EXERCISE: Tell how many lines in the data below include the word "closes". The answer is the number only.

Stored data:
•••

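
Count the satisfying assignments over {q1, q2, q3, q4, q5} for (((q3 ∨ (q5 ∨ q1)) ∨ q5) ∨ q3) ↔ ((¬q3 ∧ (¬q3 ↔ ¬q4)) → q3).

24

Initial set: {T ((((q3 ∨ (q5 ∨ q1)) ∨ q5) ∨ q3) ↔ ((¬q3 ∧ (¬q3 ↔ ¬q4)) → q3))}.
T ((((q3 ∨ (q5 ∨ q1)) ∨ q5) ∨ q3) ↔ ((¬q3 ∧ (¬q3 ↔ ¬q4)) → q3)): β-rule — branch into T (((q3 ∨ (q5 ∨ q1)) ∨ q5) ∨ q3), T ((¬q3 ∧ (¬q3 ↔ ¬q4)) → q3)  //  F (((q3 ∨ (q5 ∨ q1)) ∨ q5) ∨ q3), F ((¬q3 ∧ (¬q3 ↔ ¬q4)) → q3).
  branch 1 (add T (((q3 ∨ (q5 ∨ q1)) ∨ q5) ∨ q3), T ((¬q3 ∧ (¬q3 ↔ ¬q4)) → q3)):
    T (((q3 ∨ (q5 ∨ q1)) ∨ q5) ∨ q3): β-rule — branch into T ((q3 ∨ (q5 ∨ q1)) ∨ q5)  //  T q3.
      branch 1.1 (add T ((q3 ∨ (q5 ∨ q1)) ∨ q5)):
        T ((¬q3 ∧ (¬q3 ↔ ¬q4)) → q3): β-rule — branch into F (¬q3 ∧ (¬q3 ↔ ¬q4))  //  T q3.
          branch 1.1.1 (add F (¬q3 ∧ (¬q3 ↔ ¬q4))):
            T ((q3 ∨ (q5 ∨ q1)) ∨ q5): β-rule — branch into T (q3 ∨ (q5 ∨ q1))  //  T q5.
              branch 1.1.1.1 (add T (q3 ∨ (q5 ∨ q1))):
                F (¬q3 ∧ (¬q3 ↔ ¬q4)): β-rule — branch into F ¬q3  //  F (¬q3 ↔ ¬q4).
                  branch 1.1.1.1.1 (add F ¬q3):
                    T (q3 ∨ (q5 ∨ q1)): β-rule — branch into T q3  //  T (q5 ∨ q1).
                      branch 1.1.1.1.1.1 (add T q3):
                        ○ open, literals {q3=true}.
                      branch 1.1.1.1.1.2 (add T (q5 ∨ q1)):
                        T (q5 ∨ q1): β-rule — branch into T q5  //  T q1.
                          branch 1.1.1.1.1.2.1 (add T q5):
                            ○ open, literals {q3=true, q5=true}.
                          branch 1.1.1.1.1.2.2 (add T q1):
                            ○ open, literals {q1=true, q3=true}.
                  branch 1.1.1.1.2 (add F (¬q3 ↔ ¬q4)):
                    T (q3 ∨ (q5 ∨ q1)): β-rule — branch into T q3  //  T (q5 ∨ q1).
                      branch 1.1.1.1.2.1 (add T q3):
                        F (¬q3 ↔ ¬q4): β-rule — branch into T ¬q3, F ¬q4  //  F ¬q3, T ¬q4.
                          branch 1.1.1.1.2.1.1 (add T ¬q3, F ¬q4):
                            × closes — contains both q3 and ¬q3.
                          branch 1.1.1.1.2.1.2 (add F ¬q3, T ¬q4):
                            ○ open, literals {q3=true, q4=false}.
                      branch 1.1.1.1.2.2 (add T (q5 ∨ q1)):
                        F (¬q3 ↔ ¬q4): β-rule — branch into T ¬q3, F ¬q4  //  F ¬q3, T ¬q4.
                          branch 1.1.1.1.2.2.1 (add T ¬q3, F ¬q4):
                            T (q5 ∨ q1): β-rule — branch into T q5  //  T q1.
                              branch 1.1.1.1.2.2.1.1 (add T q5):
                                ○ open, literals {q3=false, q4=true, q5=true}.
                              branch 1.1.1.1.2.2.1.2 (add T q1):
                                ○ open, literals {q1=true, q3=false, q4=true}.
                          branch 1.1.1.1.2.2.2 (add F ¬q3, T ¬q4):
                            T (q5 ∨ q1): β-rule — branch into T q5  //  T q1.
                              branch 1.1.1.1.2.2.2.1 (add T q5):
                                ○ open, literals {q3=true, q4=false, q5=true}.
                              branch 1.1.1.1.2.2.2.2 (add T q1):
                                ○ open, literals {q1=true, q3=true, q4=false}.
              branch 1.1.1.2 (add T q5):
                F (¬q3 ∧ (¬q3 ↔ ¬q4)): β-rule — branch into F ¬q3  //  F (¬q3 ↔ ¬q4).
                  branch 1.1.1.2.1 (add F ¬q3):
                    ○ open, literals {q3=true, q5=true}.
                  branch 1.1.1.2.2 (add F (¬q3 ↔ ¬q4)):
                    F (¬q3 ↔ ¬q4): β-rule — branch into T ¬q3, F ¬q4  //  F ¬q3, T ¬q4.
                      branch 1.1.1.2.2.1 (add T ¬q3, F ¬q4):
                        ○ open, literals {q3=false, q4=true, q5=true}.
                      branch 1.1.1.2.2.2 (add F ¬q3, T ¬q4):
                        ○ open, literals {q3=true, q4=false, q5=true}.
          branch 1.1.2 (add T q3):
            T ((q3 ∨ (q5 ∨ q1)) ∨ q5): β-rule — branch into T (q3 ∨ (q5 ∨ q1))  //  T q5.
              branch 1.1.2.1 (add T (q3 ∨ (q5 ∨ q1))):
                T (q3 ∨ (q5 ∨ q1)): β-rule — branch into T q3  //  T (q5 ∨ q1).
                  branch 1.1.2.1.1 (add T q3):
                    ○ open, literals {q3=true}.
                  branch 1.1.2.1.2 (add T (q5 ∨ q1)):
                    T (q5 ∨ q1): β-rule — branch into T q5  //  T q1.
                      branch 1.1.2.1.2.1 (add T q5):
                        ○ open, literals {q3=true, q5=true}.
                      branch 1.1.2.1.2.2 (add T q1):
                        ○ open, literals {q1=true, q3=true}.
              branch 1.1.2.2 (add T q5):
                ○ open, literals {q3=true, q5=true}.
      branch 1.2 (add T q3):
        T ((¬q3 ∧ (¬q3 ↔ ¬q4)) → q3): β-rule — branch into F (¬q3 ∧ (¬q3 ↔ ¬q4))  //  T q3.
          branch 1.2.1 (add F (¬q3 ∧ (¬q3 ↔ ¬q4))):
            F (¬q3 ∧ (¬q3 ↔ ¬q4)): β-rule — branch into F ¬q3  //  F (¬q3 ↔ ¬q4).
              branch 1.2.1.1 (add F ¬q3):
                ○ open, literals {q3=true}.
              branch 1.2.1.2 (add F (¬q3 ↔ ¬q4)):
                F (¬q3 ↔ ¬q4): β-rule — branch into T ¬q3, F ¬q4  //  F ¬q3, T ¬q4.
                  branch 1.2.1.2.1 (add T ¬q3, F ¬q4):
                    × closes — contains both q3 and ¬q3.
                  branch 1.2.1.2.2 (add F ¬q3, T ¬q4):
                    ○ open, literals {q3=true, q4=false}.
          branch 1.2.2 (add T q3):
            ○ open, literals {q3=true}.
  branch 2 (add F (((q3 ∨ (q5 ∨ q1)) ∨ q5) ∨ q3), F ((¬q3 ∧ (¬q3 ↔ ¬q4)) → q3)):
    F (((q3 ∨ (q5 ∨ q1)) ∨ q5) ∨ q3): α-rule — add F ((q3 ∨ (q5 ∨ q1)) ∨ q5), F q3.
    F ((¬q3 ∧ (¬q3 ↔ ¬q4)) → q3): α-rule — add T (¬q3 ∧ (¬q3 ↔ ¬q4)), F q3.
    F ((q3 ∨ (q5 ∨ q1)) ∨ q5): α-rule — add F (q3 ∨ (q5 ∨ q1)), F q5.
    T (¬q3 ∧ (¬q3 ↔ ¬q4)): α-rule — add T ¬q3, T (¬q3 ↔ ¬q4).
    F (q3 ∨ (q5 ∨ q1)): α-rule — add F q3, F (q5 ∨ q1).
    F (q5 ∨ q1): α-rule — add F q5, F q1.
    T (¬q3 ↔ ¬q4): β-rule — branch into T ¬q3, T ¬q4  //  F ¬q3, F ¬q4.
      branch 2.1 (add T ¬q3, T ¬q4):
        ○ open, literals {q1=false, q3=false, q4=false, q5=false}.
      branch 2.2 (add F ¬q3, F ¬q4):
        × closes — contains both q3 and ¬q3.
3 branches closed, 19 open.
Each open branch fixes some atoms; the unmentioned ones are free. Counting distinct full assignments: branch {q3=true} (q1, q2, q4, q5) contributes 16 new; branch {q3=true, q5=true} (q1, q2, q4) contributes 0 new; branch {q1=true, q3=true} (q2, q4, q5) contributes 0 new; branch {q3=true, q4=false} (q1, q2, q5) contributes 0 new; branch {q3=false, q4=true, q5=true} (q1, q2) contributes 4 new; branch {q1=true, q3=false, q4=true} (q2, q5) contributes 2 new; branch {q3=true, q4=false, q5=true} (q1, q2) contributes 0 new; branch {q1=true, q3=true, q4=false} (q2, q5) contributes 0 new; branch {q3=true, q5=true} (q1, q2, q4) contributes 0 new; branch {q3=false, q4=true, q5=true} (q1, q2) contributes 0 new; branch {q3=true, q4=false, q5=true} (q1, q2) contributes 0 new; branch {q3=true} (q1, q2, q4, q5) contributes 0 new; branch {q3=true, q5=true} (q1, q2, q4) contributes 0 new; branch {q1=true, q3=true} (q2, q4, q5) contributes 0 new; branch {q3=true, q5=true} (q1, q2, q4) contributes 0 new; branch {q3=true} (q1, q2, q4, q5) contributes 0 new; branch {q3=true, q4=false} (q1, q2, q5) contributes 0 new; branch {q3=true} (q1, q2, q4, q5) contributes 0 new; branch {q1=false, q3=false, q4=false, q5=false} (q2) contributes 2 new. Total: 24.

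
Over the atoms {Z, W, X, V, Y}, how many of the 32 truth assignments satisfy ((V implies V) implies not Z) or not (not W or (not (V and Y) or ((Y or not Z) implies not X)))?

17

Initial set: {(((V implies V) implies not Z) or not (not W or (not (V and Y) or ((Y or not Z) implies not X))))}.
(((V implies V) implies not Z) or not (not W or (not (V and Y) or ((Y or not Z) implies not X)))): β-rule — branch into ((V implies V) implies not Z)  //  not (not W or (not (V and Y) or ((Y or not Z) implies not X))).
  branch 1 (add ((V implies V) implies not Z)):
    ((V implies V) implies not Z): β-rule — branch into not (V implies V)  //  not Z.
      branch 1.1 (add not (V implies V)):
        not (V implies V): α-rule — add V, not V.
        × closes — contains both V and not V.
      branch 1.2 (add not Z):
        ○ open, literals {Z=F}.
  branch 2 (add not (not W or (not (V and Y) or ((Y or not Z) implies not X)))):
    not (not W or (not (V and Y) or ((Y or not Z) implies not X))): α-rule — add not not W, not (not (V and Y) or ((Y or not Z) implies not X)).
    not (not (V and Y) or ((Y or not Z) implies not X)): α-rule — add not not (V and Y), not ((Y or not Z) implies not X).
    not not (V and Y): α-rule — add V, Y.
    not ((Y or not Z) implies not X): α-rule — add (Y or not Z), not not X.
    (Y or not Z): β-rule — branch into Y  //  not Z.
      branch 2.1 (add Y):
        ○ open, literals {V=T, W=T, X=T, Y=T}.
      branch 2.2 (add not Z):
        ○ open, literals {V=T, W=T, X=T, Y=T, Z=F}.
1 branch closed, 3 open.
Each open branch fixes some atoms; the unmentioned ones are free. Counting distinct full assignments: branch {Z=F} (W, X, V, Y) contributes 16 new; branch {V=T, W=T, X=T, Y=T} (Z) contributes 1 new; branch {V=T, W=T, X=T, Y=T, Z=F} (none free) contributes 0 new. Total: 17.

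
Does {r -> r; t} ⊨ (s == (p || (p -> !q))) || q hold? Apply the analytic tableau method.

No

Initial set: {(r -> r); t; !((s == (p || (p -> !q))) || q)}.
!((s == (p || (p -> !q))) || q): α-rule — add !(s == (p || (p -> !q))), !q.
(r -> r): β-rule — branch into !r  //  r.
  branch 1 (add !r):
    !(s == (p || (p -> !q))): β-rule — branch into s, !(p || (p -> !q))  //  !s, (p || (p -> !q)).
      branch 1.1 (add s, !(p || (p -> !q))):
        !(p || (p -> !q)): α-rule — add !p, !(p -> !q).
        !(p -> !q): α-rule — add p, !!q.
        × closes — contains both p and !p.
      branch 1.2 (add !s, (p || (p -> !q))):
        (p || (p -> !q)): β-rule — branch into p  //  (p -> !q).
          branch 1.2.1 (add p):
            ○ open, literals {p=1, q=0, r=0, s=0, t=1}.
          branch 1.2.2 (add (p -> !q)):
            (p -> !q): β-rule — branch into !p  //  !q.
              branch 1.2.2.1 (add !p):
                ○ open, literals {p=0, q=0, r=0, s=0, t=1}.
              branch 1.2.2.2 (add !q):
                ○ open, literals {q=0, r=0, s=0, t=1}.
  branch 2 (add r):
    !(s == (p || (p -> !q))): β-rule — branch into s, !(p || (p -> !q))  //  !s, (p || (p -> !q)).
      branch 2.1 (add s, !(p || (p -> !q))):
        !(p || (p -> !q)): α-rule — add !p, !(p -> !q).
        !(p -> !q): α-rule — add p, !!q.
        × closes — contains both p and !p.
      branch 2.2 (add !s, (p || (p -> !q))):
        (p || (p -> !q)): β-rule — branch into p  //  (p -> !q).
          branch 2.2.1 (add p):
            ○ open, literals {p=1, q=0, r=1, s=0, t=1}.
          branch 2.2.2 (add (p -> !q)):
            (p -> !q): β-rule — branch into !p  //  !q.
              branch 2.2.2.1 (add !p):
                ○ open, literals {p=0, q=0, r=1, s=0, t=1}.
              branch 2.2.2.2 (add !q):
                ○ open, literals {q=0, r=1, s=0, t=1}.
2 branches closed, 6 open.
An open branch gives a countermodel: p=1, q=0, r=0, s=0, t=1 (unmentioned atoms arbitrary); the premises hold there but the conclusion fails.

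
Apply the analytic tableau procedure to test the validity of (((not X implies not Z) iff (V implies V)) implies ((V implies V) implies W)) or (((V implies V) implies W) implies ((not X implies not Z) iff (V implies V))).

Assume the negation and expand:
Initial set: {not ((((not X implies not Z) iff (V implies V)) implies ((V implies V) implies W)) or (((V implies V) implies W) implies ((not X implies not Z) iff (V implies V))))}.
not ((((not X implies not Z) iff (V implies V)) implies ((V implies V) implies W)) or (((V implies V) implies W) implies ((not X implies not Z) iff (V implies V)))): α-rule — add not (((not X implies not Z) iff (V implies V)) implies ((V implies V) implies W)), not (((V implies V) implies W) implies ((not X implies not Z) iff (V implies V))).
not (((not X implies not Z) iff (V implies V)) implies ((V implies V) implies W)): α-rule — add ((not X implies not Z) iff (V implies V)), not ((V implies V) implies W).
not (((V implies V) implies W) implies ((not X implies not Z) iff (V implies V))): α-rule — add ((V implies V) implies W), not ((not X implies not Z) iff (V implies V)).
not ((V implies V) implies W): α-rule — add (V implies V), not W.
((not X implies not Z) iff (V implies V)): β-rule — branch into (not X implies not Z), (V implies V)  //  not (not X implies not Z), not (V implies V).
  branch 1 (add (not X implies not Z), (V implies V)):
    ((V implies V) implies W): β-rule — branch into not (V implies V)  //  W.
      branch 1.1 (add not (V implies V)):
        not (V implies V): α-rule — add V, not V.
        × closes — contains both V and not V.
      branch 1.2 (add W):
        × closes — contains both W and not W.
  branch 2 (add not (not X implies not Z), not (V implies V)):
    not (not X implies not Z): α-rule — add not X, not not Z.
    not (V implies V): α-rule — add V, not V.
    × closes — contains both V and not V.
All 3 branches close.
Every branch closed, so the negation is unsatisfiable and the formula is valid.

Valid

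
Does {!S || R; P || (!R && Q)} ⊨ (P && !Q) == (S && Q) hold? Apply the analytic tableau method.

No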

•••

TASK RESULT: 9